Your goal: When you transcribe the records that follow, reproduce each line exactly as given.
[[ Provided records open ]]
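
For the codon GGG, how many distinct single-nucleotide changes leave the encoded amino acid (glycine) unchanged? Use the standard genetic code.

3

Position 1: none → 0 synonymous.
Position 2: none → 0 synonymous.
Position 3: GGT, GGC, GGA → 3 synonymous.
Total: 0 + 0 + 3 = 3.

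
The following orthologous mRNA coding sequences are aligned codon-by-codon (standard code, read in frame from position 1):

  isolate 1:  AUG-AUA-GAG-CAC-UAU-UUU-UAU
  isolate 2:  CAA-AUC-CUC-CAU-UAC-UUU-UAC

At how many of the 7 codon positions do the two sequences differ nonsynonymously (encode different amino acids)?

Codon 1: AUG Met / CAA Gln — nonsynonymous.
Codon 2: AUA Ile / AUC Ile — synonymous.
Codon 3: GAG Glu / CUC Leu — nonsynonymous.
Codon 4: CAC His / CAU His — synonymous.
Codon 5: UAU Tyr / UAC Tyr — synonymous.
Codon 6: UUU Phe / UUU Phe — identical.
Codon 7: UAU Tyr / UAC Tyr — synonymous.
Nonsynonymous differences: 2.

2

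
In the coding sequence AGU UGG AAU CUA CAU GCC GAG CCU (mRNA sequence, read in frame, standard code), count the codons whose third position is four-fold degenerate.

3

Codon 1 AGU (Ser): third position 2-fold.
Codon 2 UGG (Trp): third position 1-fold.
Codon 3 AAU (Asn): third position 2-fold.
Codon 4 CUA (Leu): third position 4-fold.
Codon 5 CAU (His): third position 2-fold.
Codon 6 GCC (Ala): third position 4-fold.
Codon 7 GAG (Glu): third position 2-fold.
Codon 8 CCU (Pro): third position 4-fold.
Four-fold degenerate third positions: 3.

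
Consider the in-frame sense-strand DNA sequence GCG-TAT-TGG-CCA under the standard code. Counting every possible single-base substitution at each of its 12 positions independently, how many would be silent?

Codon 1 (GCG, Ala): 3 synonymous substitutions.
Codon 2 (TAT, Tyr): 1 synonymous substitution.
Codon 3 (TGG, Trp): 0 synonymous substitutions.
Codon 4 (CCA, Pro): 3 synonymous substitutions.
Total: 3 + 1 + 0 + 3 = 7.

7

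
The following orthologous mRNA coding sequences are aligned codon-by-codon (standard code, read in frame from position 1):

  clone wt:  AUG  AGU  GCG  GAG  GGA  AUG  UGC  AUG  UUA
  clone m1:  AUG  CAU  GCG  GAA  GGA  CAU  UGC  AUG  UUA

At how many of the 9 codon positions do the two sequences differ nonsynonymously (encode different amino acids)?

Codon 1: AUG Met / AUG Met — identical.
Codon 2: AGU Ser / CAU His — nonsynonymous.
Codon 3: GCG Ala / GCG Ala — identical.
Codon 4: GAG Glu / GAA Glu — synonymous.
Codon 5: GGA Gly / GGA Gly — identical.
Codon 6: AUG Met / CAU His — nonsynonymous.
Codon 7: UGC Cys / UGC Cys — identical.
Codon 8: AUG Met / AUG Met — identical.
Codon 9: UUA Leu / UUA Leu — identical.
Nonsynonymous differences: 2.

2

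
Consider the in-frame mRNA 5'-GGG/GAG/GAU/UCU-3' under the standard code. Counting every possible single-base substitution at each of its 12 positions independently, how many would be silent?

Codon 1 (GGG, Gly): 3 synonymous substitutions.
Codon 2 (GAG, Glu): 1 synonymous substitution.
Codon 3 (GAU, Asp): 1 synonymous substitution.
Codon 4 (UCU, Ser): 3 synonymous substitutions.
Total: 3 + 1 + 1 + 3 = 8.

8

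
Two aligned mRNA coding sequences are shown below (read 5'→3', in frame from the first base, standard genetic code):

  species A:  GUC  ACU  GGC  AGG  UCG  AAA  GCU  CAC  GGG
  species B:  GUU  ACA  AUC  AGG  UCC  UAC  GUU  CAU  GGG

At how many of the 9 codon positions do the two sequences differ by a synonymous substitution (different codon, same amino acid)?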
[[ Provided records closed ]]
Task solution:
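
For the codon GGG, how many distinct single-nucleotide changes leave the encoded amino acid (glycine) unchanged? Use the standard genetic code.

3

Position 1: none → 0 synonymous.
Position 2: none → 0 synonymous.
Position 3: GGT, GGC, GGA → 3 synonymous.
Total: 0 + 0 + 3 = 3.

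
The following orthologous mRNA coding sequences are aligned codon-by-codon (standard code, read in frame from position 1):

  isolate 1:  AUG-AUA-GAG-CAC-UAU-UUU-UAU
  isolate 2:  CAA-AUC-CUC-CAU-UAC-UUU-UAC

At how many of the 7 codon positions do the two sequences differ nonsynonymously (encode different amino acids)?

Codon 1: AUG Met / CAA Gln — nonsynonymous.
Codon 2: AUA Ile / AUC Ile — synonymous.
Codon 3: GAG Glu / CUC Leu — nonsynonymous.
Codon 4: CAC His / CAU His — synonymous.
Codon 5: UAU Tyr / UAC Tyr — synonymous.
Codon 6: UUU Phe / UUU Phe — identical.
Codon 7: UAU Tyr / UAC Tyr — synonymous.
Nonsynonymous differences: 2.

2

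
In the coding sequence AGU UGG AAU CUA CAU GCC GAG CCU (mRNA sequence, read in frame, standard code), count the codons whose third position is four-fold degenerate.

3

Codon 1 AGU (Ser): third position 2-fold.
Codon 2 UGG (Trp): third position 1-fold.
Codon 3 AAU (Asn): third position 2-fold.
Codon 4 CUA (Leu): third position 4-fold.
Codon 5 CAU (His): third position 2-fold.
Codon 6 GCC (Ala): third position 4-fold.
Codon 7 GAG (Glu): third position 2-fold.
Codon 8 CCU (Pro): third position 4-fold.
Four-fold degenerate third positions: 3.

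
Consider the in-frame sense-strand DNA sequence GCG-TAT-TGG-CCA under the standard code. Counting every possible single-base substitution at each of its 12 positions independently, how many would be silent?

Codon 1 (GCG, Ala): 3 synonymous substitutions.
Codon 2 (TAT, Tyr): 1 synonymous substitution.
Codon 3 (TGG, Trp): 0 synonymous substitutions.
Codon 4 (CCA, Pro): 3 synonymous substitutions.
Total: 3 + 1 + 0 + 3 = 7.

7

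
The following orthologous mRNA coding sequences are aligned codon-by-codon (standard code, read in frame from position 1):

  clone wt:  AUG  AGU  GCG  GAG  GGA  AUG  UGC  AUG  UUA
  clone m1:  AUG  CAU  GCG  GAA  GGA  CAU  UGC  AUG  UUA

At how many of the 9 codon positions do the two sequences differ nonsynonymously (encode different amino acids)?

Codon 1: AUG Met / AUG Met — identical.
Codon 2: AGU Ser / CAU His — nonsynonymous.
Codon 3: GCG Ala / GCG Ala — identical.
Codon 4: GAG Glu / GAA Glu — synonymous.
Codon 5: GGA Gly / GGA Gly — identical.
Codon 6: AUG Met / CAU His — nonsynonymous.
Codon 7: UGC Cys / UGC Cys — identical.
Codon 8: AUG Met / AUG Met — identical.
Codon 9: UUA Leu / UUA Leu — identical.
Nonsynonymous differences: 2.

2

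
Consider the in-frame mRNA 5'-GGG/GAG/GAU/UCU-3' under the standard code. Counting every possible single-base substitution at each of its 12 positions independently, how many would be silent?

Codon 1 (GGG, Gly): 3 synonymous substitutions.
Codon 2 (GAG, Glu): 1 synonymous substitution.
Codon 3 (GAU, Asp): 1 synonymous substitution.
Codon 4 (UCU, Ser): 3 synonymous substitutions.
Total: 3 + 1 + 1 + 3 = 8.

8

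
Two aligned mRNA coding sequences are shown below (read 5'→3', in frame from the first base, standard genetic code):

  species A:  GUC  ACU  GGC  AGG  UCG  AAA  GCU  CAC  GGG
  species B:  GUU  ACA  AUC  AGG  UCC  UAC  GUU  CAU  GGG

At how many of the 9 codon positions do the two sequences differ by a synonymous substitution (different codon, same amino acid)?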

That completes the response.